- [Action item]:
All lines in the data that hold the word "vector" need copying.

- [Records for processing]:
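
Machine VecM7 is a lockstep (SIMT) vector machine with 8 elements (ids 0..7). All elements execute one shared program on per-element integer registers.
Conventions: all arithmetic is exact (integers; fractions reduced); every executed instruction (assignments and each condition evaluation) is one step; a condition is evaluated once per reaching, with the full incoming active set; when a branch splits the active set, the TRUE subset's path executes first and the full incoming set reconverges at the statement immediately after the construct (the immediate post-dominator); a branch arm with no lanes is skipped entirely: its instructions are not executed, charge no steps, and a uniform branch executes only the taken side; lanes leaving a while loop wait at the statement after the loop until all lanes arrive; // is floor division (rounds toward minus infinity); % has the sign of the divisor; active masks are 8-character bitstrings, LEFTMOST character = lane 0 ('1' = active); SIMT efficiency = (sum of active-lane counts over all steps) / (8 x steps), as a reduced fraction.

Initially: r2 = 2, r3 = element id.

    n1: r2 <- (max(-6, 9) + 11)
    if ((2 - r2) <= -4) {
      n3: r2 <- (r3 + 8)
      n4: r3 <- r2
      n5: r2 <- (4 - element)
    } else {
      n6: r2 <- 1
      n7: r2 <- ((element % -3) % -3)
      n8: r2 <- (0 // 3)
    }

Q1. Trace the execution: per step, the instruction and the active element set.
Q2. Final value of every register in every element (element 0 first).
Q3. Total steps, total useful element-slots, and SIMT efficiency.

step 0: r2 <- (max(-6, 9) + 11)      11111111
step 1: eval ((2 - r2) <= -4)        11111111
step 2: r2 <- (r3 + 8)               11111111
step 3: r3 <- r2                     11111111
step 4: r2 <- (4 - element)          11111111

Answer: 5 steps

r2: 4,3,2,1,0,-1,-2,-3
r3: 8,9,10,11,12,13,14,15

steps = 5; useful = 40; efficiency = 40/40 = 1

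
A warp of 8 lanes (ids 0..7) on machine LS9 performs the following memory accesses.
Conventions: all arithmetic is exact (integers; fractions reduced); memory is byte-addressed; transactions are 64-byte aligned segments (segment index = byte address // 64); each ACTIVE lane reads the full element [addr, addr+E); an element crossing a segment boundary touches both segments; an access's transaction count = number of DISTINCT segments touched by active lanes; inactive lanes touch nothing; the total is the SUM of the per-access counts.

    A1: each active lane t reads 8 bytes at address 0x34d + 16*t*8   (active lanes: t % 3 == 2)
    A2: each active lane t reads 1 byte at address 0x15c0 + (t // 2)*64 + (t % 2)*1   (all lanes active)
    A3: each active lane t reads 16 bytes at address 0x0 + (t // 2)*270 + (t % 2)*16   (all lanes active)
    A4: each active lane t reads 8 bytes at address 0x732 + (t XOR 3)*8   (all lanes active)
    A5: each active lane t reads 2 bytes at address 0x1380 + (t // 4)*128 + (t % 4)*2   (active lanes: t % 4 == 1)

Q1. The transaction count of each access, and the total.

A1: 2 transactions
A2: 4 transactions
A3: 5 transactions
A4: 2 transactions
A5: 2 transactions

Answer: 2,4,5,2,2; total 15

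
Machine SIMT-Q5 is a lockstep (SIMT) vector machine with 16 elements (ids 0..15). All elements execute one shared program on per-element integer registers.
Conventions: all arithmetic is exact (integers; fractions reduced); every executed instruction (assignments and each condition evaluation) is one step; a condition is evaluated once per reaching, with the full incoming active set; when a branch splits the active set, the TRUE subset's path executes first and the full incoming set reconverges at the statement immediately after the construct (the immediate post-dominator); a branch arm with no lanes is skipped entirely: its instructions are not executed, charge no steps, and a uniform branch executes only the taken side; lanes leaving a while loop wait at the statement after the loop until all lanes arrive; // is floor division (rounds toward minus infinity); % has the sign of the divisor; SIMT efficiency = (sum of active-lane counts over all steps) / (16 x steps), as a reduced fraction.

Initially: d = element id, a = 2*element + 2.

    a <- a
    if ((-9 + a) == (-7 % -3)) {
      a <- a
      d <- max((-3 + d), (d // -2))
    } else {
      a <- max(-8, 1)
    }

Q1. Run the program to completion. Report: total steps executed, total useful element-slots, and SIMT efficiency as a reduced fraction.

Answer: 5 steps, 49 useful, 49/80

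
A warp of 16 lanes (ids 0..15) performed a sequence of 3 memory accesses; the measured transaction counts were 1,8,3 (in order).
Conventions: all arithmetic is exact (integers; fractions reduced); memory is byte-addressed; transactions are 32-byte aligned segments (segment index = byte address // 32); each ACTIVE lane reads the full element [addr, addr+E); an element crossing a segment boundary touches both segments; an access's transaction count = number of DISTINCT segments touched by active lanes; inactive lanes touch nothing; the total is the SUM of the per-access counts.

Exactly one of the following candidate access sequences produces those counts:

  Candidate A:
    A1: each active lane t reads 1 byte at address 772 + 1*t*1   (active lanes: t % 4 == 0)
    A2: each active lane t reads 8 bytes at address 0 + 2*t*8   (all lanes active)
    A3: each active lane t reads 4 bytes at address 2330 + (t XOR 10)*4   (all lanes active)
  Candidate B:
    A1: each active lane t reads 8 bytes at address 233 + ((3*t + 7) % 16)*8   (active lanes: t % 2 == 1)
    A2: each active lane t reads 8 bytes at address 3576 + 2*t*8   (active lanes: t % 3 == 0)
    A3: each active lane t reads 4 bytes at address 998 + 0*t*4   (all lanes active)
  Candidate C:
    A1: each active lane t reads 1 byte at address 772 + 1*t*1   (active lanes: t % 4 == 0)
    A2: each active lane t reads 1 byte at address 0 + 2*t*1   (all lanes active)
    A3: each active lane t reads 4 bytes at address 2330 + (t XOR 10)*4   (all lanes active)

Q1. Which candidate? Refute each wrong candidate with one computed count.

B: A1 gives 5 transactions, not 1
C: A2 gives 1 transaction, not 8
A: all counts match (1,8,3)

Answer: A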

- [Exercise response]:
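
Machine VecM7 is a lockstep (SIMT) vector machine with 8 elements (ids 0..7). All elements execute one shared program on per-element integer registers.
Machine SIMT-Q5 is a lockstep (SIMT) vector machine with 16 elements (ids 0..15). All elements execute one shared program on per-element integer registers.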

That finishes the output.